(Exercise instructions):
One part of the entries below is wanted: the lines from the one containing "Which weekday corresponds to June 3, 1600?" through the one containing "Nov 23, 2328". Write those out exactly and nothing else.

(Supplied material Opens)

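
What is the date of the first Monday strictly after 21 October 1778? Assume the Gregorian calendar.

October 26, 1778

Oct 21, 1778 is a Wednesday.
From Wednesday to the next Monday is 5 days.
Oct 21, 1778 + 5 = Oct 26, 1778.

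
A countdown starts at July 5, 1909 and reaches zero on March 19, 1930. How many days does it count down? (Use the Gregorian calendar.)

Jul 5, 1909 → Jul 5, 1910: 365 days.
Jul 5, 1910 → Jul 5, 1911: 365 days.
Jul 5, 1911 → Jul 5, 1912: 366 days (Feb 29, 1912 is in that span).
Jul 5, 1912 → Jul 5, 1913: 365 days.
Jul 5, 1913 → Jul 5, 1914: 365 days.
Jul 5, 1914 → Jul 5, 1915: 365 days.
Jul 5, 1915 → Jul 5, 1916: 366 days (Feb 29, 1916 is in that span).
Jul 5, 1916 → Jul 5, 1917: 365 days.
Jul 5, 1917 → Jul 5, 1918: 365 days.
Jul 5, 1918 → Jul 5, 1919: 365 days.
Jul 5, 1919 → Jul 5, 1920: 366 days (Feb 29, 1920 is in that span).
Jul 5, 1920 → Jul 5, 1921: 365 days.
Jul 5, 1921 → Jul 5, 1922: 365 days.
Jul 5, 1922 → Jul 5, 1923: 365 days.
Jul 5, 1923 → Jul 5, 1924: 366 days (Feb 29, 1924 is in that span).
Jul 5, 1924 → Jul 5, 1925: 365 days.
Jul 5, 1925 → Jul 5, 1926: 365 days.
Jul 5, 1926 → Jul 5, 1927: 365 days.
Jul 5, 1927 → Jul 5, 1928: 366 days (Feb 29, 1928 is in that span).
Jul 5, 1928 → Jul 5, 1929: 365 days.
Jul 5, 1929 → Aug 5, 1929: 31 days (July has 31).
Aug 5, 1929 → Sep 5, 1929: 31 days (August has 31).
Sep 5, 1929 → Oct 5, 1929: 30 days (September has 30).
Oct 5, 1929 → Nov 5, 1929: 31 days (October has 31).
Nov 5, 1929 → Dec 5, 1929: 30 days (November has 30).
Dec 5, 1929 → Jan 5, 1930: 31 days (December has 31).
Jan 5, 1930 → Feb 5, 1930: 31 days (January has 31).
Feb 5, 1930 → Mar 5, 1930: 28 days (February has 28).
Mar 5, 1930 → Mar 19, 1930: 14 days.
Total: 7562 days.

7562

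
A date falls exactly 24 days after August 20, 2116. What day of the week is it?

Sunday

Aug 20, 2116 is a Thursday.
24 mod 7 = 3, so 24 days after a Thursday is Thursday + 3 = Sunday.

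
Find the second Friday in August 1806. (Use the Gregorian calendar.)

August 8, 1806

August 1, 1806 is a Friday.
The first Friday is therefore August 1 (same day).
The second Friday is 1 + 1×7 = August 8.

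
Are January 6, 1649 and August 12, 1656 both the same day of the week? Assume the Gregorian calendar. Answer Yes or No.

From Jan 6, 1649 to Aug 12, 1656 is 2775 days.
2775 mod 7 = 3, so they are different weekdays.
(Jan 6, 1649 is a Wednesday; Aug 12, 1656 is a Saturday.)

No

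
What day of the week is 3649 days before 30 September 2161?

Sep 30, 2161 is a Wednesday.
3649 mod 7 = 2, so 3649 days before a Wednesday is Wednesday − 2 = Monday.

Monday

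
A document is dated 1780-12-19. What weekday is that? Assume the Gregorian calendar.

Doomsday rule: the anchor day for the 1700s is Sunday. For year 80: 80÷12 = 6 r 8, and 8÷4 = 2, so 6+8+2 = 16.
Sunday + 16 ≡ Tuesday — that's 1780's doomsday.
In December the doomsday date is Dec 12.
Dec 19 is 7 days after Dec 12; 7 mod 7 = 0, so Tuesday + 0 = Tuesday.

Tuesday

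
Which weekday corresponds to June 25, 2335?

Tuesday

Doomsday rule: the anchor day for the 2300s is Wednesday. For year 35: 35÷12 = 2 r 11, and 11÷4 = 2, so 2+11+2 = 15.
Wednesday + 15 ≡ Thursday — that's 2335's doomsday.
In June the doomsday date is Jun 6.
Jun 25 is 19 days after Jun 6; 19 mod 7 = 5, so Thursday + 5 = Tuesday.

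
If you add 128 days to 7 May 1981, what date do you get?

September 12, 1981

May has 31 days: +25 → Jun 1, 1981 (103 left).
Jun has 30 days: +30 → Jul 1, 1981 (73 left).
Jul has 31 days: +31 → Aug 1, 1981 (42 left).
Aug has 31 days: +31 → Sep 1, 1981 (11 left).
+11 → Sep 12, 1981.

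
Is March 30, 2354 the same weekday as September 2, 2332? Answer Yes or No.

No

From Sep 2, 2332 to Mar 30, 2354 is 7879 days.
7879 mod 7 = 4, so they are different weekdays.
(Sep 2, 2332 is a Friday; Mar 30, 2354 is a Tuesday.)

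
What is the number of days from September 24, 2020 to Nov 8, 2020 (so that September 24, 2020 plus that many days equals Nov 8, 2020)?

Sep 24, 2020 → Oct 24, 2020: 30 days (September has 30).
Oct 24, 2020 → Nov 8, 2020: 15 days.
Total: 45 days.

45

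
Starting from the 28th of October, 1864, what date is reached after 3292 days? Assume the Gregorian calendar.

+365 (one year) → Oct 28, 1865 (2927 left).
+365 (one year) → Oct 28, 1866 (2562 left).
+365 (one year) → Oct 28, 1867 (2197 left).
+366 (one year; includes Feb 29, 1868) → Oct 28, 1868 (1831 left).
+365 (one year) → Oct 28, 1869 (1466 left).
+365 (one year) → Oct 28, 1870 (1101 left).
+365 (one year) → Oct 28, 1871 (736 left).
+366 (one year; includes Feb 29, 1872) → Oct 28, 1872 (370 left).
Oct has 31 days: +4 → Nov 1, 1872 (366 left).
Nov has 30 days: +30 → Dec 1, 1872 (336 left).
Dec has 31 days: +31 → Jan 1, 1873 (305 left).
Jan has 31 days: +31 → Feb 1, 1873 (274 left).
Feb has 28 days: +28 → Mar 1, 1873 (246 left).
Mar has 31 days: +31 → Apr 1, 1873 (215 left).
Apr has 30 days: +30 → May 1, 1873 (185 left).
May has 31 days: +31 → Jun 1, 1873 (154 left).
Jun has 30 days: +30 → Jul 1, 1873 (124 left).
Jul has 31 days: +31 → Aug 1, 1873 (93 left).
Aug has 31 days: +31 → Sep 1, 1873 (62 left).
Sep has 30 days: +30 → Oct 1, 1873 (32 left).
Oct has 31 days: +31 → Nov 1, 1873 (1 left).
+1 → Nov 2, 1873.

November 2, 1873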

(Supplied material Closes)
(Supplied material Opens)

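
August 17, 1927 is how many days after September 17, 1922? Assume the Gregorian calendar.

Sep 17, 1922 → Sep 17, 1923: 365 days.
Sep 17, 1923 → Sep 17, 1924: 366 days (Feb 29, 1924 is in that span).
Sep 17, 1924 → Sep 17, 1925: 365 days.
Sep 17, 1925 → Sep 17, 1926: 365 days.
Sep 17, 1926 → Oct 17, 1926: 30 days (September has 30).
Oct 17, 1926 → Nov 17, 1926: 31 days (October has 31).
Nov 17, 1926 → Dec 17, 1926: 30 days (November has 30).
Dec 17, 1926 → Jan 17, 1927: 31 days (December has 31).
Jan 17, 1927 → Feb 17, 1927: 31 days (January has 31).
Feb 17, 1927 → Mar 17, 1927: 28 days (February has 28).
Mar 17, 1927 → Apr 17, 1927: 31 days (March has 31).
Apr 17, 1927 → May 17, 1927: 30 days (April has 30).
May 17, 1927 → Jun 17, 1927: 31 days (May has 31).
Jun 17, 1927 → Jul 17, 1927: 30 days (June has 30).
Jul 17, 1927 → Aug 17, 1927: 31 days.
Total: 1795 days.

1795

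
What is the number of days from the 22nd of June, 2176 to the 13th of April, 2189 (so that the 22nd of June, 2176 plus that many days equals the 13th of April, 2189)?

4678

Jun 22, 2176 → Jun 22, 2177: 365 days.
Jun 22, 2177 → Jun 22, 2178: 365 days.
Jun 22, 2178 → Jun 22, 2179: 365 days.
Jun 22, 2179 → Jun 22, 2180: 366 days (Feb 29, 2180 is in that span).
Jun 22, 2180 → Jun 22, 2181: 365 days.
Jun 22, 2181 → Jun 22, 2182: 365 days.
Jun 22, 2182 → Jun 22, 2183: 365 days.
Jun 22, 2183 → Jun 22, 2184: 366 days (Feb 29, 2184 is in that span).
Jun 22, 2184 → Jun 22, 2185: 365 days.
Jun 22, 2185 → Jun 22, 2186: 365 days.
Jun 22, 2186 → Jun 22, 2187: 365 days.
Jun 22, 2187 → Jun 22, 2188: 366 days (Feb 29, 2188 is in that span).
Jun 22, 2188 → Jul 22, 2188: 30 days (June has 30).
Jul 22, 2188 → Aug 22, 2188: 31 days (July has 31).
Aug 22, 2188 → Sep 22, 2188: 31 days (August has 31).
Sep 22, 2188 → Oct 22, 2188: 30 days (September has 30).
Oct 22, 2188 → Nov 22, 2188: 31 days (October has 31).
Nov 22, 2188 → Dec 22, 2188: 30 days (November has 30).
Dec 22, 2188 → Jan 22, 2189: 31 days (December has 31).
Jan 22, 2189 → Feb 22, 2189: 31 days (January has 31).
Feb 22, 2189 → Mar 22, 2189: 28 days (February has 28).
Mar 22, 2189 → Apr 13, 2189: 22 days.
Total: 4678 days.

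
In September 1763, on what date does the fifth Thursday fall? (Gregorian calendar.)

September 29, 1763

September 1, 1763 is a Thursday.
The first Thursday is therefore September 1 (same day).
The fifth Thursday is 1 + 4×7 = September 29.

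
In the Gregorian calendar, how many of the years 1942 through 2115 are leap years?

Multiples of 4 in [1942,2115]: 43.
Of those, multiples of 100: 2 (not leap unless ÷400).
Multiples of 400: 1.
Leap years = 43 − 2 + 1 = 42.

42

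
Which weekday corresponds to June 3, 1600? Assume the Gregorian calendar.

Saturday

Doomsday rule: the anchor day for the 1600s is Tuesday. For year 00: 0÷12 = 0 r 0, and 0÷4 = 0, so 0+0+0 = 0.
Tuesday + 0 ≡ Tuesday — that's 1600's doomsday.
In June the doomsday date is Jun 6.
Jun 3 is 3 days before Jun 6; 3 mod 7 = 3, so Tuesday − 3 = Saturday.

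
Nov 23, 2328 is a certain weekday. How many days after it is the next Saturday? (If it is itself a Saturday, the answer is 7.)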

(Supplied material Closes)

(Completed task):
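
Which weekday corresponds to June 3, 1600? Assume the Gregorian calendar.

Saturday

Doomsday rule: the anchor day for the 1600s is Tuesday. For year 00: 0÷12 = 0 r 0, and 0÷4 = 0, so 0+0+0 = 0.
Tuesday + 0 ≡ Tuesday — that's 1600's doomsday.
In June the doomsday date is Jun 6.
Jun 3 is 3 days before Jun 6; 3 mod 7 = 3, so Tuesday − 3 = Saturday.

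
Nov 23, 2328 is a certain weekday. How many days after it is the next Saturday? (If it is itself a Saturday, the answer is 7.)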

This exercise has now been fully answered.